Stored data:

====================

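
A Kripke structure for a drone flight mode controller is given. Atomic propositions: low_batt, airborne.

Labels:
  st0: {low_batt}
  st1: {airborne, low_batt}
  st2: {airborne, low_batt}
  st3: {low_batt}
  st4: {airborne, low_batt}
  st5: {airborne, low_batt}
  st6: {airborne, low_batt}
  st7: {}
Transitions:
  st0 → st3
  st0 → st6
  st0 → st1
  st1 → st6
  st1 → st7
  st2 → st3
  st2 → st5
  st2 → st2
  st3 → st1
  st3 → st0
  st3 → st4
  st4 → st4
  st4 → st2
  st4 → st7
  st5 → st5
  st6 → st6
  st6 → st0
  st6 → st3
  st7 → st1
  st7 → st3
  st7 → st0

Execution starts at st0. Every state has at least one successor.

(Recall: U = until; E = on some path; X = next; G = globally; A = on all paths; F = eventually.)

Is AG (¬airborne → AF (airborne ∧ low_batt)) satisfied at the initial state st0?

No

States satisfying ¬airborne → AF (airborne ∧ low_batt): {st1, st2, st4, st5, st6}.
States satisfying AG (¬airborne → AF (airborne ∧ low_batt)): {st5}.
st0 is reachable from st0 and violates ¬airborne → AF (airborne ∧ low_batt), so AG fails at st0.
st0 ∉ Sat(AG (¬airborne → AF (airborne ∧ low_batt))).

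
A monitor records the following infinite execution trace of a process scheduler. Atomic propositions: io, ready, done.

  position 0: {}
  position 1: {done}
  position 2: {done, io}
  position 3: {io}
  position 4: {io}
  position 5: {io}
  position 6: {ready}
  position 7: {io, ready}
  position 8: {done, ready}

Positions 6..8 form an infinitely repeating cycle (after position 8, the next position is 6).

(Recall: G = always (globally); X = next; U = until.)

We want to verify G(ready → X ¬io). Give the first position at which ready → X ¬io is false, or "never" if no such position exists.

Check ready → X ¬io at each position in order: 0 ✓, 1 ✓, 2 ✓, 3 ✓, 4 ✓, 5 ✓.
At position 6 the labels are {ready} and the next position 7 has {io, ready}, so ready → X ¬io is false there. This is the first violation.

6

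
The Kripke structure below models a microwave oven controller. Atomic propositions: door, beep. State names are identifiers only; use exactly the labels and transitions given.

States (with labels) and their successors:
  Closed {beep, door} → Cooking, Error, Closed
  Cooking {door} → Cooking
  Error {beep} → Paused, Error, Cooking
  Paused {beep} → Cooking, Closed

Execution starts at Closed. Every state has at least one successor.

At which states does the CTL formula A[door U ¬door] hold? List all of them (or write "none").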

====================

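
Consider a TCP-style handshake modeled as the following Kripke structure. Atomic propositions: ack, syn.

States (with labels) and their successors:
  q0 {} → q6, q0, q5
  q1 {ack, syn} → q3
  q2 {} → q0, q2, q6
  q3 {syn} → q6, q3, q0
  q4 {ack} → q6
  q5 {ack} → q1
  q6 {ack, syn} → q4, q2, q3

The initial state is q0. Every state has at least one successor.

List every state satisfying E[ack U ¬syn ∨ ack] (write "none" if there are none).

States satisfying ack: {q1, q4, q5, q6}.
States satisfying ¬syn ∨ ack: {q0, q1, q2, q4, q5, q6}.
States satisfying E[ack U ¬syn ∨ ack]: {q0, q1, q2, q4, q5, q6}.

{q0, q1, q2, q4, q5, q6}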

====================

• [WHAT THE TASK REQUIRES]
Every line above from the line with "A Kripke structure" to the line with "(Recall: U = until;", both included, must be reproduced exactly, and no other line may appear.

• [YOUR SOLUTION]
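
A Kripke structure for a drone flight mode controller is given. Atomic propositions: low_batt, airborne.

Labels:
  st0: {low_batt}
  st1: {airborne, low_batt}
  st2: {airborne, low_batt}
  st3: {low_batt}
  st4: {airborne, low_batt}
  st5: {airborne, low_batt}
  st6: {airborne, low_batt}
  st7: {}
Transitions:
  st0 → st3
  st0 → st6
  st0 → st1
  st1 → st6
  st1 → st7
  st2 → st3
  st2 → st5
  st2 → st2
  st3 → st1
  st3 → st0
  st3 → st4
  st4 → st4
  st4 → st2
  st4 → st7
  st5 → st5
  st6 → st6
  st6 → st0
  st6 → st3
  st7 → st1
  st7 → st3
  st7 → st0

Execution starts at st0. Every state has at least one successor.

(Recall: U = until; E = on some path; X = next; G = globally; A = on all paths; F = eventually.)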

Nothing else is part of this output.